- **WORK REQUIRED**
Go to the line below containing "Suppose the others choose (startup" and print exactly from there through the line containing "with α_1 = 1.21, α_2", both included. Print nothing else.

(Stored data entries)
━━━━━━

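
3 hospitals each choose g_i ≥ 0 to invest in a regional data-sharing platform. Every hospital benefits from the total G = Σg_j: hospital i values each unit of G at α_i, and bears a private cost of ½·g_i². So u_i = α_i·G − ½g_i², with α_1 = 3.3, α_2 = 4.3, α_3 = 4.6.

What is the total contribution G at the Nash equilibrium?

Hospital i's FOC: ∂u_i/∂g_i = α_i − g_i = 0, so g_i* = α_i.
NE contributions = (3.3, 4.3, 4.6); G = 12.2.

12.2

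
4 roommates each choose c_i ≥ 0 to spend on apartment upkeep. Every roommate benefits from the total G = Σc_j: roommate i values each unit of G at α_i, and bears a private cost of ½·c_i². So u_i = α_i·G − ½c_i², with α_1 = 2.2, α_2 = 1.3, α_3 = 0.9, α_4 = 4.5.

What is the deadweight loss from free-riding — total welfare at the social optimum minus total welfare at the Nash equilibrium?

Roommate i's FOC: ∂u_i/∂c_i = α_i − c_i = 0, so c_i* = α_i.
NE contributions = (2.2, 1.3, 0.9, 4.5); G = 8.9.
W^NE = (Σα)·G − ½Σα_i² = 8.9² − ½·27.59 = 65.415.
Planner sets c_i = Σα_j = 8.9 for every i, so G^SO = 4·8.9 = 35.6.
W^SO = (Σα)·G^SO − ½·4·(Σα)² = (4/2)·8.9² = 158.42.
Deadweight loss = W^SO − W^NE = 93.005.

93.005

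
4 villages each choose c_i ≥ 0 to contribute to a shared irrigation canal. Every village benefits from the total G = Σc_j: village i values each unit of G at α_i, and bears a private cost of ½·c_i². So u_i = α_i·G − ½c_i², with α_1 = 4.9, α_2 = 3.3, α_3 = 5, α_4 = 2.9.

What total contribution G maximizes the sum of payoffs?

Planner FOC: ∂(Σu_j)/∂c_i = (Σα_j) − c_i = 0, so c_i^SO = Σα_j = 16.1 for every i; G^SO = 64.4.

64.4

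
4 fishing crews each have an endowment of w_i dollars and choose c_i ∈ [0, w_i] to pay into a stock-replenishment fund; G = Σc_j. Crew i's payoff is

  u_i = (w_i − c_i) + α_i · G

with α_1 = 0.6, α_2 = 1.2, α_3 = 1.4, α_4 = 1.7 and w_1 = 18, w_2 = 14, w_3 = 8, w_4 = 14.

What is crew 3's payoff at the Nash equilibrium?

∂u_i/∂c_i = α_i − 1, so crew i contributes w_i if α_i > 1, else 0.
α_i > 1 for i ∈ {2, 3, 4}; NE contributions (0, 14, 8, 14), G = 36.
u_3 = (8 − 8) + 1.4·36 = 50.4.

50.4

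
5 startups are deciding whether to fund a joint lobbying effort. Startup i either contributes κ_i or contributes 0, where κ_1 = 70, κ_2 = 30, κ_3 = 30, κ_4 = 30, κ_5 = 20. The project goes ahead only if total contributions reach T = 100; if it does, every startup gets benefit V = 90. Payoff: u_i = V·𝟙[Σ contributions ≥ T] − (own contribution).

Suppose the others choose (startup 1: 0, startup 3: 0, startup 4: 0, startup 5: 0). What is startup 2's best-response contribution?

0

Others' total = 0. Even contributing 30 gives 30 < 100: no benefit either way.
Best response: 0.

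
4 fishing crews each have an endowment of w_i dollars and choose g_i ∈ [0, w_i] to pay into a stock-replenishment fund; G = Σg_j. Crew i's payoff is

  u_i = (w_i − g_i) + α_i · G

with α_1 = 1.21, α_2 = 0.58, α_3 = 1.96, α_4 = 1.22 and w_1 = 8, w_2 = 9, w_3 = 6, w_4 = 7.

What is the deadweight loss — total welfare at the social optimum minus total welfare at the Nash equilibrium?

∂u_i/∂g_i = α_i − 1, so crew i contributes w_i if α_i > 1, else 0.
α_i > 1 for i ∈ {1, 3, 4}; NE contributions (8, 0, 6, 7), G = 21.
W^NE = Σw_i − G^NE + (Σα_i)·G^NE = 30 + 3.97·21 = 113.37.
Planner: ∂(Σu_j)/∂g_i = Σα_j − 1 = 3.97 > 0, so everyone contributes w_i; G^SO = 30, W^SO = 30 + 3.97·30 = 149.1.
Deadweight loss = 35.73.

35.73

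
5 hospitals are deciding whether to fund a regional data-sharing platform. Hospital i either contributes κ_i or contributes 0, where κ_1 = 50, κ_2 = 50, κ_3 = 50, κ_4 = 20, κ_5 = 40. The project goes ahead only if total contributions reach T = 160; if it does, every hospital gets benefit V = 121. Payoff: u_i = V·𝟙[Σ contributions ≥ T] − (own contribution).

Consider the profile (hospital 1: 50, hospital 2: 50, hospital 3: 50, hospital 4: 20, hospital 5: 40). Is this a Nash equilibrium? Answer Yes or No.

Total = 210 ≥ 160: provided.
Hospital 1 (pledges 50, payoff 71): dropping to 0 → total 160, payoff 121. Profitable deviation.

No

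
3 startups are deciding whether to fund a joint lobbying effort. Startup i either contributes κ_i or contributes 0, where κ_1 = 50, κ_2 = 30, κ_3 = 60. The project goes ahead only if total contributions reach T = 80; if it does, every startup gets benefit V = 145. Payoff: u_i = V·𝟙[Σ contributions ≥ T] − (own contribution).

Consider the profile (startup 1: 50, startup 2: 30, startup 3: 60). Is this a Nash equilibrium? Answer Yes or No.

Total = 140 ≥ 80: provided.
Startup 1 (pledges 50, payoff 95): dropping to 0 → total 90, payoff 145. Profitable deviation.

No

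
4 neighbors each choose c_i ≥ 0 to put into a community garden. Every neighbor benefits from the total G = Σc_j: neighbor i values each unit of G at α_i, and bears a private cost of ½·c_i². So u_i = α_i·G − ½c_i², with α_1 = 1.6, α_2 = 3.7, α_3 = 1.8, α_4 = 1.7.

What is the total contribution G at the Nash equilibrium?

Neighbor i's FOC: ∂u_i/∂c_i = α_i − c_i = 0, so c_i* = α_i.
NE contributions = (1.6, 3.7, 1.8, 1.7); G = 8.8.

8.8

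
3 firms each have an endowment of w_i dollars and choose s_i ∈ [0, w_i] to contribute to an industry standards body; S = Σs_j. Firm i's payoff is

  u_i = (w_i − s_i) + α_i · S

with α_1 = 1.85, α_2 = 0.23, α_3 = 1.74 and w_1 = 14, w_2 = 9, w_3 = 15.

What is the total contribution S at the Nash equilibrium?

29

∂u_i/∂s_i = α_i − 1, so firm i contributes w_i if α_i > 1, else 0.
α_i > 1 for i ∈ {1, 3}; NE contributions (14, 0, 15), S = 29.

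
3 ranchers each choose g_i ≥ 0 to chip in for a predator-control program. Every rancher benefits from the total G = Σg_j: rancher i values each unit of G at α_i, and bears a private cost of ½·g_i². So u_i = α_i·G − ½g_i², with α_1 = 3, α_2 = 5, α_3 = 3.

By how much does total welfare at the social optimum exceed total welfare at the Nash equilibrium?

82

Rancher i's FOC: ∂u_i/∂g_i = α_i − g_i = 0, so g_i* = α_i.
NE contributions = (3, 5, 3); G = 11.
W^NE = (Σα)·G − ½Σα_i² = 11² − ½·43 = 99.5.
Planner sets g_i = Σα_j = 11 for every i, so G^SO = 3·11 = 33.
W^SO = (Σα)·G^SO − ½·3·(Σα)² = (3/2)·11² = 181.5.
Deadweight loss = W^SO − W^NE = 82.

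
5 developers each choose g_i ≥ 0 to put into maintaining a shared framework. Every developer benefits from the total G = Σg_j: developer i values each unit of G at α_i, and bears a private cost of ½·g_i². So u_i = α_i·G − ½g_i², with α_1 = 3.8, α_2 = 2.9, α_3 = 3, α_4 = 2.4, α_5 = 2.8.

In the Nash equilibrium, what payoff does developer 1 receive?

Developer i's FOC: ∂u_i/∂g_i = α_i − g_i = 0, so g_i* = α_i.
NE contributions = (3.8, 2.9, 3, 2.4, 2.8); G = 14.9.
u_1 = α_1·G − ½·(g_1)² = 3.8·14.9 − ½·3.8² = 49.4.

49.4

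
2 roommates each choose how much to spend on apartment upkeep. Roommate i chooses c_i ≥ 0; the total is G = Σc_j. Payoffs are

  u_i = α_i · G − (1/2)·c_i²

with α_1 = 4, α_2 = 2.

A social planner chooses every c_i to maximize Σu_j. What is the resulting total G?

Planner FOC: ∂(Σu_j)/∂c_i = (Σα_j) − c_i = 0, so c_i^SO = Σα_j = 6 for every i; G^SO = 12.

12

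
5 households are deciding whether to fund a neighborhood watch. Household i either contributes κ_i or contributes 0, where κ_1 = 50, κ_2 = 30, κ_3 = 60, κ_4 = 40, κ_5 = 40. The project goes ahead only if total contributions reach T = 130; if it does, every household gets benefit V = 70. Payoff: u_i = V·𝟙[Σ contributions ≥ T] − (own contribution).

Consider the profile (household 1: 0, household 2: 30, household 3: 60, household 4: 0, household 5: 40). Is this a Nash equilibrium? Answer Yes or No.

Yes

Total = 130 ≥ 130: provided.
Household 1 (pledges 0, payoff 70): pledging 50 → total 180, payoff 20. No gain.
Household 2 (pledges 30, payoff 40): dropping to 0 → total 100, payoff 0. No gain.
Household 3 (pledges 60, payoff 10): dropping to 0 → total 70, payoff 0. No gain.
Household 4 (pledges 0, payoff 70): pledging 40 → total 170, payoff 30. No gain.
Household 5 (pledges 40, payoff 30): dropping to 0 → total 90, payoff 0. No gain.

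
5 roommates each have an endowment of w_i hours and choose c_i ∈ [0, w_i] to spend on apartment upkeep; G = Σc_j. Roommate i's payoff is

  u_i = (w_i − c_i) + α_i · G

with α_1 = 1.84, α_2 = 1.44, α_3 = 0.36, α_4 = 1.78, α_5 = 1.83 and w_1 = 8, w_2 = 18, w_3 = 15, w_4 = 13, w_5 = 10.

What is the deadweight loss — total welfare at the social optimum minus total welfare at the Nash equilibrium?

∂u_i/∂c_i = α_i − 1, so roommate i contributes w_i if α_i > 1, else 0.
α_i > 1 for i ∈ {1, 2, 4, 5}; NE contributions (8, 18, 0, 13, 10), G = 49.
W^NE = Σw_i − G^NE + (Σα_i)·G^NE = 64 + 6.25·49 = 370.25.
Planner: ∂(Σu_j)/∂c_i = Σα_j − 1 = 6.25 > 0, so everyone contributes w_i; G^SO = 64, W^SO = 64 + 6.25·64 = 464.
Deadweight loss = 93.75.

93.75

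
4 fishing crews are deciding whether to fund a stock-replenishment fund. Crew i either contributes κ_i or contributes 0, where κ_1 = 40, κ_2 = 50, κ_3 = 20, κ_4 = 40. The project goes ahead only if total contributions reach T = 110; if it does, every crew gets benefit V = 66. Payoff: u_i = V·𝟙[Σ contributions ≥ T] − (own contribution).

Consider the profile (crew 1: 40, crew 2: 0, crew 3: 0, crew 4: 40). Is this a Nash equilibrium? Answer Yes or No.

Total = 80 < 110: not provided.
Crew 1 (pledges 40, payoff -40): dropping to 0 → total 40, payoff 0. Profitable deviation.

No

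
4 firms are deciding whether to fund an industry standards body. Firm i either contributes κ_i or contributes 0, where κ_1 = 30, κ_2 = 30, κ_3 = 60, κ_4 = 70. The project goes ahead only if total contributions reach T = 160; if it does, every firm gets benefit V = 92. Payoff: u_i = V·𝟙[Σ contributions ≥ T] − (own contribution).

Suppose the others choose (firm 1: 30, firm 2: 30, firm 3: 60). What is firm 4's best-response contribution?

70

Others' total = 120. Contributing 70 brings total to 190 ≥ 160: gain V − κ_4 = 22.
Best response: 70.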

━━━━━━

- **SOLVED PROBLEM**
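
Suppose the others choose (startup 1: 0, startup 3: 0, startup 4: 0, startup 5: 0). What is startup 2's best-response contribution?

0

Others' total = 0. Even contributing 30 gives 30 < 100: no benefit either way.
Best response: 0.

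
4 fishing crews each have an endowment of w_i dollars and choose g_i ∈ [0, w_i] to pay into a stock-replenishment fund; G = Σg_j. Crew i's payoff is

  u_i = (w_i − g_i) + α_i · G

with α_1 = 1.21, α_2 = 0.58, α_3 = 1.96, α_4 = 1.22 and w_1 = 8, w_2 = 9, w_3 = 6, w_4 = 7.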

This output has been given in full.